Work request: Would you retype, word for word, the line with "Consider two photons. Photon 1: energy" and every line after it through the end of the records below?
──────── Material provided
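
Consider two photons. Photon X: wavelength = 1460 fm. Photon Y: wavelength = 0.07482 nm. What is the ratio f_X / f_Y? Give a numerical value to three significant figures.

51.2

f_X = 2.053e20 Hz (from wavelength = 1460 fm, via f = c/λ).
f_Y = 4.007e18 Hz (from wavelength = 0.07482 nm, via f = c/λ).
Ratio = 2.053e20 / 4.007e18 = 51.2.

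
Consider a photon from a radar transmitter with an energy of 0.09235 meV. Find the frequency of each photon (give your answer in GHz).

22.3 GHz

Use h = 6.62607015 × 10^-34 J·s, 1 eV = 1.602176634 × 10^-19 J.
In SI units: E = 0.09235 meV = 1.4796 × 10^-23 J.
For a photon f = E/h, so f = 2.233 × 10^10 Hz.
Converting to GHz: f = 22.33 GHz ≈ 22.3 GHz.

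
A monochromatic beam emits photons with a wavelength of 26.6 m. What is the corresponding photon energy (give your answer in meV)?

Use h = 6.62607015e-34 J·s, c = 2.99792458e8 m/s, 1 eV = 1.602176634e-19 J.
For a photon E = hc/λ, so E = 7.468e-27 J.
Converting to meV: E = 4.661e-5 meV ≈ 4.66e-5 meV.

4.66e-5 meV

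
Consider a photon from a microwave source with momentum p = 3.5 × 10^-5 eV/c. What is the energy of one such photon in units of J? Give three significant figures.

5.61 × 10^-24 J

Use c = 2.99792458 × 10^8 m/s, 1 eV = 1.602176634 × 10^-19 J.
In SI units: p = 3.5 × 10^-5 eV/c = 1.8705 × 10^-32 kg·m/s.
Since E = pc for a photon, E = 5.608 × 10^-24 J.
So E ≈ 5.61 × 10^-24 J.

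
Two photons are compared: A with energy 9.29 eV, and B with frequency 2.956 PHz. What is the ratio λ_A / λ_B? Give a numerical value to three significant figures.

1.32

λ_A = 1.335 × 10^-7 m (from energy = 9.29 eV, via λ = hc/E).
λ_B = 1.014 × 10^-7 m (from frequency = 2.956 PHz, via λ = c/f).
Ratio = 1.335 × 10^-7 / 1.014 × 10^-7 = 1.32.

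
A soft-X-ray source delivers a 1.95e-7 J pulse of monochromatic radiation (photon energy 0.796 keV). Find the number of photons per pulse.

Per-photon energy: E = 1.275e-16 J (from energy = 0.796 keV).
N = E_total / E_photon = 1.95e-7 J / 1.275e-16 J = 1.53e9.

1.53e9 photons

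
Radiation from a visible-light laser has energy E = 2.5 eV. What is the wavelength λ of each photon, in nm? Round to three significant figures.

Take h = 6.62607015e-34 J·s, c = 2.99792458e8 m/s, 1 eV = 1.602176634e-19 J.
In SI units: E = 2.5 eV = 4.0054e-19 J.
Since λ = hc/E for a photon, λ = 4.959e-7 m.
Converting to nm: λ = 495.9 nm ≈ 496 nm.

496 nm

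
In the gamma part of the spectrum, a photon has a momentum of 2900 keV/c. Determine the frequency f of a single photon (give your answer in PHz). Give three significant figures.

7.01·10^5 PHz

Convert to SI: p = 2900 keV/c = 1.5498·10^-21 kg·m/s.
Apply f = pc/h: f = 7.012·10^20 Hz.
Converting to PHz: f = 701200 PHz ≈ 7.01·10^5 PHz.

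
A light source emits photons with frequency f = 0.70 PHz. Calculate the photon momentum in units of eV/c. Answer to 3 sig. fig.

(h = 6.62607015 × 10^-34 J·s, c = 2.99792458 × 10^8 m/s, 1 eV = 1.602176634 × 10^-19 J.)
Convert to SI: f = 0.70 PHz = 7.0 × 10^14 Hz.
The photon relation is p = hf/c, giving p = 1.547 × 10^-27 kg·m/s.
Converting to eV/c: p = 2.895 eV/c ≈ 2.89 eV/c.

2.89 eV/c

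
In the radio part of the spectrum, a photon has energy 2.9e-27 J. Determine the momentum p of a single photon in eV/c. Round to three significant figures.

Apply p = E/c: p = 9.673e-36 kg·m/s.
Converting to eV/c: p = 1.810e-8 eV/c ≈ 1.81e-8 eV/c.

1.81e-8 eV/c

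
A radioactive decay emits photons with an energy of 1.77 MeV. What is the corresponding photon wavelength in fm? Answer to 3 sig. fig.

700 fm

Use h = 6.62607015 × 10^-34 J·s, c = 2.99792458 × 10^8 m/s, 1 eV = 1.602176634 × 10^-19 J.
Convert to SI: E = 1.77 MeV = 2.8359 × 10^-13 J.
Since λ = hc/E for a photon, λ = 7.005 × 10^-13 m.
Converting to fm: λ = 700.5 fm ≈ 700 fm.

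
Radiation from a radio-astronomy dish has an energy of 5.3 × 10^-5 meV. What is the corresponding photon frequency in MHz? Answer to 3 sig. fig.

12.8 MHz

Take h = 6.62607015 × 10^-34 J·s, 1 eV = 1.602176634 × 10^-19 J.
Convert to SI: E = 5.3 × 10^-5 meV = 8.4915 × 10^-27 J.
The photon relation is f = E/h, giving f = 1.282 × 10^7 Hz.
Converting to MHz: f = 12.82 MHz ≈ 12.8 MHz.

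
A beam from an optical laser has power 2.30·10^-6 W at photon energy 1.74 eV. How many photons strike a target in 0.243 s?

2.00·10^12 photons

Total energy: E_total = P·t = 2.30·10^-6 × 0.243 = 5.589·10^-7 J.
Per-photon energy: E = 2.788·10^-19 J.
N = E_total / E_photon = 2.00·10^12.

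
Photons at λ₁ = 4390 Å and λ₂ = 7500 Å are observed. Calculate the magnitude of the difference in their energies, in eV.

1.17 eV

Using E = hc/λ: E₁ = 4.525e-19 J, E₂ = 2.649e-19 J.
|ΔE| = |4.525e-19 − 2.649e-19| = 1.88e-19 J = 1.17 eV.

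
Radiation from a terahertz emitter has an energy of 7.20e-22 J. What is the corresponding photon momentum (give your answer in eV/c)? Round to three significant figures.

Apply p = E/c: p = 2.402e-30 kg·m/s.
Converting to eV/c: p = 0.004494 eV/c ≈ 4.49e-3 eV/c.

4.49e-3 eV/c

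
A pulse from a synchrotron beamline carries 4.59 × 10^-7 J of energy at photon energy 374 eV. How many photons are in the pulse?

Per-photon energy: E = 5.992 × 10^-17 J (from energy = 374 eV).
N = E_total / E_photon = 4.59 × 10^-7 J / 5.992 × 10^-17 J = 7.66 × 10^9.

7.66 × 10^9 photons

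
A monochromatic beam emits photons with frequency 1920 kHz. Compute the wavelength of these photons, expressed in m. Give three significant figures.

First convert: f = 1920 kHz = 1.92e6 Hz.
For a photon λ = c/f, so λ = 156.1 m.
So λ ≈ 156 m.

156 m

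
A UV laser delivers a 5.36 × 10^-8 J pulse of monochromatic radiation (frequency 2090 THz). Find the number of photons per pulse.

3.87 × 10^10 photons

Per-photon energy: E = 1.385 × 10^-18 J (from frequency = 2090 THz).
N = E_total / E_photon = 5.36 × 10^-8 J / 1.385 × 10^-18 J = 3.87 × 10^10.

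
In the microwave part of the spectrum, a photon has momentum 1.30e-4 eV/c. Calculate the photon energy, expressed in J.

(c = 2.99792458e8 m/s, 1 eV = 1.602176634e-19 J.)
First convert: p = 1.30e-4 eV/c = 6.9476e-32 kg·m/s.
Apply E = pc: E = 2.083e-23 J.
So E ≈ 2.08e-23 J.

2.08e-23 J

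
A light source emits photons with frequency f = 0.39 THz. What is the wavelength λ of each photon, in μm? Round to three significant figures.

769 μm

First convert: f = 0.39 THz = 3.9 × 10^11 Hz.
Since λ = c/f for a photon, λ = 7.687 × 10^-4 m.
Converting to μm: λ = 768.7 μm ≈ 769 μm.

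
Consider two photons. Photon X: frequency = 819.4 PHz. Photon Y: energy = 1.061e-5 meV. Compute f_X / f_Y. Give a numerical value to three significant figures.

f_X = 8.194e17 Hz (from frequency = 819.4 PHz, via f given directly).
f_Y = 2.565e6 Hz (from energy = 1.061e-5 meV, via f = E/h).
Ratio = 8.194e17 / 2.565e6 = 3.19e11.

3.19e11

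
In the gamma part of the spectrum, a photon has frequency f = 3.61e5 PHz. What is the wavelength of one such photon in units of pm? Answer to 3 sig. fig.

Convert to SI: f = 3.61e5 PHz = 3.61e20 Hz.
The photon relation is λ = c/f, giving λ = 8.305e-13 m.
Converting to pm: λ = 0.8305 pm ≈ 0.830 pm.

0.830 pm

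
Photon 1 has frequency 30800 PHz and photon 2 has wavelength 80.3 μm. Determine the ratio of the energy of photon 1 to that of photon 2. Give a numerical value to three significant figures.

E_1 = 2.041 × 10^-14 J (from frequency = 30800 PHz, via E = hf).
E_2 = 2.474 × 10^-21 J (from wavelength = 80.3 μm, via E = hc/λ).
Ratio = 2.041 × 10^-14 / 2.474 × 10^-21 = 8.25 × 10^6.

8.25 × 10^6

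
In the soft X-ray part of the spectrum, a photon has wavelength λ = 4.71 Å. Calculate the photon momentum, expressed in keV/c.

2.63 keV/c

First convert: λ = 4.71 Å = 4.71·10^-10 m.
For a photon p = h/λ, so p = 1.407·10^-24 kg·m/s.
Converting to keV/c: p = 2.632 keV/c ≈ 2.63 keV/c.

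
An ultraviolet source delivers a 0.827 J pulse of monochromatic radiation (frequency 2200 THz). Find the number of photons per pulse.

5.67e17 photons

Per-photon energy: E = 1.458e-18 J (from frequency = 2200 THz).
N = E_total / E_photon = 0.827 J / 1.458e-18 J = 5.67e17.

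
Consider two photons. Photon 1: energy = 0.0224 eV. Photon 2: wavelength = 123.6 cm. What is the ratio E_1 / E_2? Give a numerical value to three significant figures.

2.23 × 10^4

E_1 = 3.589 × 10^-21 J (from energy = 0.0224 eV, via E given directly).
E_2 = 1.607 × 10^-25 J (from wavelength = 123.6 cm, via E = hc/λ).
Ratio = 3.589 × 10^-21 / 1.607 × 10^-25 = 2.23 × 10^4.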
────────────────
Result of the exercise:
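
Consider two photons. Photon 1: energy = 0.0224 eV. Photon 2: wavelength = 123.6 cm. What is the ratio E_1 / E_2? Give a numerical value to three significant figures.

2.23 × 10^4

E_1 = 3.589 × 10^-21 J (from energy = 0.0224 eV, via E given directly).
E_2 = 1.607 × 10^-25 J (from wavelength = 123.6 cm, via E = hc/λ).
Ratio = 3.589 × 10^-21 / 1.607 × 10^-25 = 2.23 × 10^4.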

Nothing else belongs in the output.